== Exercise brief ==
Compute the number of lines in the following data that include the word "formula", and output that number alone.

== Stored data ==
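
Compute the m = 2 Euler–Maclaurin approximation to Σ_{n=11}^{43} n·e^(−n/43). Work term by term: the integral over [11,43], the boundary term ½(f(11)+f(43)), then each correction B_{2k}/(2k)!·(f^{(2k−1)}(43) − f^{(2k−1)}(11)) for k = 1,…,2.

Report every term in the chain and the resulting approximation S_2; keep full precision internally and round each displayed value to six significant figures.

∫_11^43 x·e^(−x/43) dx evaluates to 437.474.
½[f(11) + f(43)] = ½[8.51715 + 15.8188] = 12.1680.
Integral + boundary = 449.642.
Correction k=1: B_{2}/2! · (f^{(1)}(43) − f^{(1)}(11)) = 1/12 · (0.00000 − 0.576213) = -0.0480177.
After k=1: 449.594.
Correction k=2: B_{4}/4! · (f^{(3)}(43) − f^{(3)}(11)) = −1/720 · (0.000397923 − 0.00114915) = 1.04338e-06.

S_2 ≈ 449.594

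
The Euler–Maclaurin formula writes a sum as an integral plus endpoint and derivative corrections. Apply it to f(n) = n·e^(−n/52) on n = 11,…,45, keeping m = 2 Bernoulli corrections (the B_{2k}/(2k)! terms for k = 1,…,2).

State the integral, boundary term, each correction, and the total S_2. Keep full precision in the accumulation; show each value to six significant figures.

The integral term ∫_11^45 x·e^(−x/52) dx = 528.424.
Endpoint term: (f(11) + f(45))/2 = (8.90272 + 18.9400)/2 = 13.9214.
So far: 542.346.
k=1: B_{2}/(2)! × [f^{(1)}(45) − f^{(1)}(11)] = 1/12 × (0.0566582 − 0.638132) = -0.0484561.
Partial sum through k=1: 542.297.
k=2: B_{4}/(4)! × [f^{(3)}(45) − f^{(3)}(11)] = −1/720 × (0.000332262 − 0.000834618) = 6.97717e-07.

S_2 ≈ 542.297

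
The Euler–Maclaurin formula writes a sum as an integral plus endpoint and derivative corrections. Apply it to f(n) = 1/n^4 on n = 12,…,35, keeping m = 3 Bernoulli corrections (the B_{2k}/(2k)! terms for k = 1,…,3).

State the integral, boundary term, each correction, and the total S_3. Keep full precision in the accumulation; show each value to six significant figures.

S_3 ≈ 0.000210901

Integral: ∫_12^35 1/x^4 dx = 0.000185127.
Boundary: ½(f(12) + f(35)) = ½(4.82253e-05 + 6.66389e-07) = 2.44458e-05.
So far: 0.000209573.
Order-1 term: 1/12 · (-7.61587e-08 − (-1.60751e-05)) = 1.33325e-06.
Running total after k=1: 0.000210906.
Order-2 term: −1/720 · (-1.86511e-09 − (-3.34898e-06)) = -4.64877e-09.
Running total after k=2: 0.000210901.
Order-3 term: 1/30240 · (-8.52623e-11 − (-1.30238e-06)) = 4.30653e-11.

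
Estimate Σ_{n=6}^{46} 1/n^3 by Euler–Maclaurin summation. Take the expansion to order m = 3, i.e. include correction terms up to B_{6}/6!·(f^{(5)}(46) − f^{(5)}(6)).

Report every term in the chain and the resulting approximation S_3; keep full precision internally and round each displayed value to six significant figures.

S_3 ≈ 0.0161637

Integral: ∫_6^46 1/x^3 dx = 0.0136526.
Boundary: ½(f(6) + f(46)) = ½(0.00462963 + 1.02737e-05) = 0.00231995.
Integral + boundary = 0.0159725.
Order-1 term: 1/12 · (-6.70023e-07 − (-0.00231481)) = 0.000192845.
Partial sum through k=1: 0.0161654.
Order-2 term: −1/720 · (-6.33292e-09 − (-0.00128601)) = -1.78611e-06.
Partial sum through k=2: 0.0161636.
Order-3 term: 1/30240 · (-1.25701e-10 − (-0.00150034)) = 4.96145e-08.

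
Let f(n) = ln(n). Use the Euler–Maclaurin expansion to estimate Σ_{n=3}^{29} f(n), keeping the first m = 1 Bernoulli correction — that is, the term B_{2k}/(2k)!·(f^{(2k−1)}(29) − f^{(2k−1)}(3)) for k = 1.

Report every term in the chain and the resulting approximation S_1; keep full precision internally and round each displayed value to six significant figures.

∫_3^29 ln(x) dx evaluates to 68.3557.
Boundary: ½(f(3) + f(29)) = ½(1.09861 + 3.36730) = 2.23295.
Running total after boundary: 70.5887.
k=1: B_{2}/(2)! × [f^{(1)}(29) − f^{(1)}(3)] = 1/12 × (0.0344828 − 0.333333) = -0.0249042.

S_1 ≈ 70.5638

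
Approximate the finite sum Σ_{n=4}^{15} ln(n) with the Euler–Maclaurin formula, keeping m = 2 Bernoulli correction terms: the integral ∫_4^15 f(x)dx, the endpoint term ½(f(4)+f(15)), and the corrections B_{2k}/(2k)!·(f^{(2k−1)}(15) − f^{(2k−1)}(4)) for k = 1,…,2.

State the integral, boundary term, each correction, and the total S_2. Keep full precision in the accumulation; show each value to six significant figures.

The integral term ∫_4^15 ln(x) dx = 24.0756.
Boundary: ½(f(4) + f(15)) = ½(1.38629 + 2.70805) = 2.04717.
Running total after boundary: 26.1227.
Order-1 term: 1/12 · (0.0666667 − 0.250000) = -0.0152778.
Partial sum through k=1: 26.1075.
Order-2 term: −1/720 · (0.000592593 − 0.0312500) = 4.25797e-05.

S_2 ≈ 26.1075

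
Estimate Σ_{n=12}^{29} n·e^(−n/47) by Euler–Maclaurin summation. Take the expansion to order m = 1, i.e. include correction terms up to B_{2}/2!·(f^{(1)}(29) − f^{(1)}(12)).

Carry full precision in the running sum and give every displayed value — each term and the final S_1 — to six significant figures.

Integral: ∫_12^29 x·e^(−x/47) dx = 220.888.
½[f(12) + f(29)] = ½[9.29603 + 15.6469] = 12.4715.
So far: 233.359.
Correction k=1: B_{2}/2! · (f^{(1)}(29) − f^{(1)}(12)) = 1/12 · (0.206636 − 0.576881) = -0.0308538.

S_1 ≈ 233.329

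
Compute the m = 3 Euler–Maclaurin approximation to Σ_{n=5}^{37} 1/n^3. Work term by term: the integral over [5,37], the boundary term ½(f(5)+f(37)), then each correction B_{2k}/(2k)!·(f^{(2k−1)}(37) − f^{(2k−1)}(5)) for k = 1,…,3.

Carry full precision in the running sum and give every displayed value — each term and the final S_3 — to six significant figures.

S_3 ≈ 0.0240394

∫_5^37 1/x^3 dx evaluates to 0.0196348.
½[f(5) + f(37)] = ½[0.00800000 + 1.97422e-05] = 0.00400987.
Integral + boundary = 0.0236446.
k=1: B_{2}/(2)! × [f^{(1)}(37) − f^{(1)}(5)] = 1/12 × (-1.60072e-06 − (-0.00480000)) = 0.000399867.
Running total after k=1: 0.0240445.
k=2: B_{4}/(4)! × [f^{(3)}(37) − f^{(3)}(5)] = −1/720 × (-2.33852e-08 − (-0.00384000)) = -5.33330e-06.
Running total after k=2: 0.0240392.
k=3: B_{6}/(6)! × [f^{(5)}(37) − f^{(5)}(5)] = 1/30240 × (-7.17442e-10 − (-0.00645120)) = 2.13333e-07.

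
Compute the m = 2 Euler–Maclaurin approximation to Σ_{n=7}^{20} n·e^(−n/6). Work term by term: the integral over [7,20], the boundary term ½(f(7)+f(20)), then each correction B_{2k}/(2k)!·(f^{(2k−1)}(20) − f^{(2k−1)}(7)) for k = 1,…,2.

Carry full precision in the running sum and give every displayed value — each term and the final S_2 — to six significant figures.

∫_7^20 x·e^(−x/6) dx evaluates to 18.7243.
Endpoint term: (f(7) + f(20))/2 = (2.17982 + 0.713480)/2 = 1.44665.
Running total after boundary: 20.1710.
Order-1 term: 1/12 · (-0.0832393 − (-0.0519005)) = -0.00261157.
After k=1: 20.1683.
Order-2 term: −1/720 · (-0.000330315 − 0.0158585) = 2.24845e-05.

S_2 ≈ 20.1684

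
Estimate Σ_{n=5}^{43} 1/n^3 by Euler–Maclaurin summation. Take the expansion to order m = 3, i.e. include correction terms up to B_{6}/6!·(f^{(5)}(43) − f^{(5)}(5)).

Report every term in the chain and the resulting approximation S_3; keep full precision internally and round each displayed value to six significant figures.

Integral: ∫_5^43 1/x^3 dx = 0.0197296.
Boundary: ½(f(5) + f(43)) = ½(0.00800000 + 1.25775e-05) = 0.00400629.
Running total after boundary: 0.0237359.
Order-1 term: 1/12 · (-8.77501e-07 − (-0.00480000)) = 0.000399927.
Running total after k=1: 0.0241358.
Order-2 term: −1/720 · (-9.49162e-09 − (-0.00384000)) = -5.33332e-06.
Running total after k=2: 0.0241305.
Order-3 term: 1/30240 · (-2.15602e-10 − (-0.00645120)) = 2.13333e-07.

S_3 ≈ 0.0241307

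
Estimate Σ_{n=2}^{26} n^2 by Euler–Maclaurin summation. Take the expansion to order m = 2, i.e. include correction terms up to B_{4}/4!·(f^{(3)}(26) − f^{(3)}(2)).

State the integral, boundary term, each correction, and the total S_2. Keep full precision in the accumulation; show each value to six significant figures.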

== Finished exercise ==
3